# Supplied information:

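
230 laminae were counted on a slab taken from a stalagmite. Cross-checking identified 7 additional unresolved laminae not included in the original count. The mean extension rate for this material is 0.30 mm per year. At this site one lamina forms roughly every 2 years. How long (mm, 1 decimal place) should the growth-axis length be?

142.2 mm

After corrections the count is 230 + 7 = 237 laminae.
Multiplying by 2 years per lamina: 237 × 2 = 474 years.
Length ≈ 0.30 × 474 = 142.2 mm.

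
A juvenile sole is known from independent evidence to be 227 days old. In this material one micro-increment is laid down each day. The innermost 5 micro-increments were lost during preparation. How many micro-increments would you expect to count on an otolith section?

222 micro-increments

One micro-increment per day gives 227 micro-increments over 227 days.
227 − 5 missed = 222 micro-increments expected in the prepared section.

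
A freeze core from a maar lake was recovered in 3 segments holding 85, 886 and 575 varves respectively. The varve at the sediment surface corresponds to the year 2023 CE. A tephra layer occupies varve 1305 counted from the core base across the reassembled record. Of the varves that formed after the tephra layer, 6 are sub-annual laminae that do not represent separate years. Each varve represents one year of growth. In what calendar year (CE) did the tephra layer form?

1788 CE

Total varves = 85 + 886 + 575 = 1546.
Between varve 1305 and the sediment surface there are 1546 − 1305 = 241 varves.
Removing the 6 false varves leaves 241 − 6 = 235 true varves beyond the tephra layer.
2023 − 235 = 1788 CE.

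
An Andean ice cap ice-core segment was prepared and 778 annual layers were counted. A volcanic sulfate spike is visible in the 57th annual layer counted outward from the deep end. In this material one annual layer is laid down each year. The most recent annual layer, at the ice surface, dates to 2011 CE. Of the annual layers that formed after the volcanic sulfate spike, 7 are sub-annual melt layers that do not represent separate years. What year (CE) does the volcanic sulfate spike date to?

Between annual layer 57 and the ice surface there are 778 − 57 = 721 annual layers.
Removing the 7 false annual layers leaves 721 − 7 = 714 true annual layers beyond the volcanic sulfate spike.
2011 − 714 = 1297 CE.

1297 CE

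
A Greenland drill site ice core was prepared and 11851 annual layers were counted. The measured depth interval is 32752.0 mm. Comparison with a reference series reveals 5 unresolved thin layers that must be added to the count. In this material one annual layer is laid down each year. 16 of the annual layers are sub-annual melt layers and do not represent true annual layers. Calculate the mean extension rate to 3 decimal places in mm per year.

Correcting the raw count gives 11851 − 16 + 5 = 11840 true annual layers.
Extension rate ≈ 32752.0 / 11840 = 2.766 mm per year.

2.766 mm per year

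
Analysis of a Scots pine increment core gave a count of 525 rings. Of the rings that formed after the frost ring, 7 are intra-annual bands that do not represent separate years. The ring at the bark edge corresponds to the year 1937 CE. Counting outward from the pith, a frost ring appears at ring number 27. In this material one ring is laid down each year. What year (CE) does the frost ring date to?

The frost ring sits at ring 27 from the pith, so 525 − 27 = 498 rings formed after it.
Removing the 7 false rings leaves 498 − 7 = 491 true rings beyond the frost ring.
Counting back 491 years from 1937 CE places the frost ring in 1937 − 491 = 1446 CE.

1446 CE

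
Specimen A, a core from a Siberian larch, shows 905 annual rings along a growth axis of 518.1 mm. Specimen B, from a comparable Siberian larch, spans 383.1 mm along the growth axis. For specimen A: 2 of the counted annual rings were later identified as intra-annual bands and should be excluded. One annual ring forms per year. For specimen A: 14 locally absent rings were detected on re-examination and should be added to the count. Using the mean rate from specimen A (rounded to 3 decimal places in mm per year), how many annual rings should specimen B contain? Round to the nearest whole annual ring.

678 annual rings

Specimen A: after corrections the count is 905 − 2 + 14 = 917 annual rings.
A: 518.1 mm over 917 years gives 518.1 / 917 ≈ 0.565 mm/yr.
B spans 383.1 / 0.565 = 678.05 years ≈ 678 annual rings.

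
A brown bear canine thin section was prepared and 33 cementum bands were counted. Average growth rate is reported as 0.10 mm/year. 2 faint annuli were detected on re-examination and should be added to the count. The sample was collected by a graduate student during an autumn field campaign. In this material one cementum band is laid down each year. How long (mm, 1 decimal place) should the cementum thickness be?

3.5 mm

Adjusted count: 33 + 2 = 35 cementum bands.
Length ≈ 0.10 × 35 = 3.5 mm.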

# Task item:
Your task is to reproduce the entire listing exactly as it appears.

# Reply:
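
230 laminae were counted on a slab taken from a stalagmite. Cross-checking identified 7 additional unresolved laminae not included in the original count. The mean extension rate for this material is 0.30 mm per year. At this site one lamina forms roughly every 2 years. How long (mm, 1 decimal place) should the growth-axis length be?

142.2 mm

After corrections the count is 230 + 7 = 237 laminae.
Multiplying by 2 years per lamina: 237 × 2 = 474 years.
Length ≈ 0.30 × 474 = 142.2 mm.

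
A juvenile sole is known from independent evidence to be 227 days old. In this material one micro-increment is laid down each day. The innermost 5 micro-increments were lost during preparation. How many micro-increments would you expect to count on an otolith section?

222 micro-increments

One micro-increment per day gives 227 micro-increments over 227 days.
227 − 5 missed = 222 micro-increments expected in the prepared section.

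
A freeze core from a maar lake was recovered in 3 segments holding 85, 886 and 575 varves respectively. The varve at the sediment surface corresponds to the year 2023 CE. A tephra layer occupies varve 1305 counted from the core base across the reassembled record. Of the varves that formed after the tephra layer, 6 are sub-annual laminae that do not represent separate years. Each varve represents one year of growth. In what calendar year (CE) did the tephra layer form?

1788 CE

Total varves = 85 + 886 + 575 = 1546.
Between varve 1305 and the sediment surface there are 1546 − 1305 = 241 varves.
Removing the 6 false varves leaves 241 − 6 = 235 true varves beyond the tephra layer.
2023 − 235 = 1788 CE.

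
An Andean ice cap ice-core segment was prepared and 778 annual layers were counted. A volcanic sulfate spike is visible in the 57th annual layer counted outward from the deep end. In this material one annual layer is laid down each year. The most recent annual layer, at the ice surface, dates to 2011 CE. Of the annual layers that formed after the volcanic sulfate spike, 7 are sub-annual melt layers that do not represent separate years. What year (CE) does the volcanic sulfate spike date to?

Between annual layer 57 and the ice surface there are 778 − 57 = 721 annual layers.
Removing the 7 false annual layers leaves 721 − 7 = 714 true annual layers beyond the volcanic sulfate spike.
2011 − 714 = 1297 CE.

1297 CE

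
A Greenland drill site ice core was prepared and 11851 annual layers were counted. The measured depth interval is 32752.0 mm. Comparison with a reference series reveals 5 unresolved thin layers that must be added to the count. In this material one annual layer is laid down each year. 16 of the annual layers are sub-annual melt layers and do not represent true annual layers. Calculate the mean extension rate to 3 decimal places in mm per year.

Correcting the raw count gives 11851 − 16 + 5 = 11840 true annual layers.
Extension rate ≈ 32752.0 / 11840 = 2.766 mm per year.

2.766 mm per year

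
Analysis of a Scots pine increment core gave a count of 525 rings. Of the rings that formed after the frost ring, 7 are intra-annual bands that do not represent separate years. The ring at the bark edge corresponds to the year 1937 CE. Counting outward from the pith, a frost ring appears at ring number 27. In this material one ring is laid down each year. What year (CE) does the frost ring date to?

The frost ring sits at ring 27 from the pith, so 525 − 27 = 498 rings formed after it.
Removing the 7 false rings leaves 498 − 7 = 491 true rings beyond the frost ring.
Counting back 491 years from 1937 CE places the frost ring in 1937 − 491 = 1446 CE.

1446 CE

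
Specimen A, a core from a Siberian larch, shows 905 annual rings along a growth axis of 518.1 mm. Specimen B, from a comparable Siberian larch, spans 383.1 mm along the growth axis. For specimen A: 2 of the counted annual rings were later identified as intra-annual bands and should be excluded. One annual ring forms per year. For specimen A: 14 locally absent rings were detected on re-examination and should be added to the count. Using the mean rate from specimen A (rounded to 3 decimal places in mm per year), how many annual rings should specimen B contain? Round to the nearest whole annual ring.

678 annual rings

Specimen A: after corrections the count is 905 − 2 + 14 = 917 annual rings.
A: 518.1 mm over 917 years gives 518.1 / 917 ≈ 0.565 mm/yr.
B spans 383.1 / 0.565 = 678.05 years ≈ 678 annual rings.

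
A brown bear canine thin section was prepared and 33 cementum bands were counted. Average growth rate is reported as 0.10 mm/year. 2 faint annuli were detected on re-examination and should be added to the count. The sample was collected by a graduate student during an autumn field campaign. In this material one cementum band is laid down each year. How long (mm, 1 decimal place) should the cementum thickness be?

3.5 mm

Adjusted count: 33 + 2 = 35 cementum bands.
Length ≈ 0.10 × 35 = 3.5 mm.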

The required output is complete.